Write down exactly the lines of the listing below, beginning with the one containing "Find y(x) satisfying" and closing with the final line.
|---|
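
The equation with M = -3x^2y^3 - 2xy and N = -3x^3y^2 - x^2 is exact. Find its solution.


Check exactness: ∂M/∂y = -9x^2y^2 - 2x and ∂N/∂x = -9x^2y^2 - 2x; equal, so the equation is exact.
Integrate M with respect to x (treating y as constant): ∫M dx = -x^3y^3 - x^2y + h(y).
Differentiate w.r.t. y and set equal to N: all terms match, so h'(y) = 0 and h is a constant absorbed into C.
General solution: -x^3y^3 - x^2y = C.


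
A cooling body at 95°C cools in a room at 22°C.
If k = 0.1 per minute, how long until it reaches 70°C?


From T(t) = T_a + (T₀ - T_a)e^(-kt), set T(t) = 70:
(70 - 22) / (95 - 22) = e^(-0.1t), so t = -ln(0.658)/0.1 ≈ 4.2 minutes.


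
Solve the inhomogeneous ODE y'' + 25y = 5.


Homogeneous part: r² + 25 = 0 ⇒ r = ±5i, so y_h = C₁cos(5x) + C₂sin(5x).
Try constant y_p = A; plug in: 25A = 5 ⇒ A = 1/5.
General solution: y = C₁cos(5x) + C₂sin(5x) + 1/5.


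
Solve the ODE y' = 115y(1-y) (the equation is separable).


Separate: dy/[y(1-y)] = 115 dx.
Partial fractions: 1/[y(1-y)] = 1/y + 1/(1-y).
Integrate: ln|y/(1-y)| = 115x + C₀.
Solve for y: y = 1/(1 + Ce^(-115x)).


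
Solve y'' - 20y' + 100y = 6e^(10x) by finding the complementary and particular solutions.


Characteristic polynomial (r - 10)² = 0; repeated root r = 10.
y_h = (C₁ + C₂x)e^(10x). Forcing matches the repeated root (resonance), so try y_p = Ax² e^(10x).
Substitute and solve for A: 2A = 6, so A = 3.
General solution: y = (C₁ + C₂x + 3x²)e^(10x).


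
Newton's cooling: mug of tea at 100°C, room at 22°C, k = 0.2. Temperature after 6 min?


Newton's law: dT/dt = -k(T - T_a) has solution T(t) = T_a + (T₀ - T_a)e^(-kt).
Plug in T_a = 22, T₀ = 100, k = 0.2, t = 6: T(6) = 22 + (78)e^(-1.20) ≈ 45.5°C.


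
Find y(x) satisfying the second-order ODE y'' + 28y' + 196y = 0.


Characteristic equation: r² + 28r + 196 = 0, i.e. (r + 14)² = 0.
Repeated root r = -14; include an x factor for the second linearly independent solution.
General solution: y = (C₁ + C₂x)e^(-14x).


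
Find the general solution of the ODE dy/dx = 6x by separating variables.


Integrate both sides with respect to x: y = ∫ 6x dx = 3x^2 + C.


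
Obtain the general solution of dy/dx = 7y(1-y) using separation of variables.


Separate: dy/[y(1-y)] = 7 dx.
Partial fractions: 1/[y(1-y)] = 1/y + 1/(1-y).
Integrate: ln|y/(1-y)| = 7x + C₀.
Solve for y: y = 1/(1 + Ce^(-7x)).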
|---|
Response box:
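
Find y(x) satisfying the second-order ODE y'' + 28y' + 196y = 0.


Characteristic equation: r² + 28r + 196 = 0, i.e. (r + 14)² = 0.
Repeated root r = -14; include an x factor for the second linearly independent solution.
General solution: y = (C₁ + C₂x)e^(-14x).


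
Find the general solution of the ODE dy/dx = 6x by separating variables.


Integrate both sides with respect to x: y = ∫ 6x dx = 3x^2 + C.


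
Obtain the general solution of dy/dx = 7y(1-y) using separation of variables.


Separate: dy/[y(1-y)] = 7 dx.
Partial fractions: 1/[y(1-y)] = 1/y + 1/(1-y).
Integrate: ln|y/(1-y)| = 7x + C₀.
Solve for y: y = 1/(1 + Ce^(-7x)).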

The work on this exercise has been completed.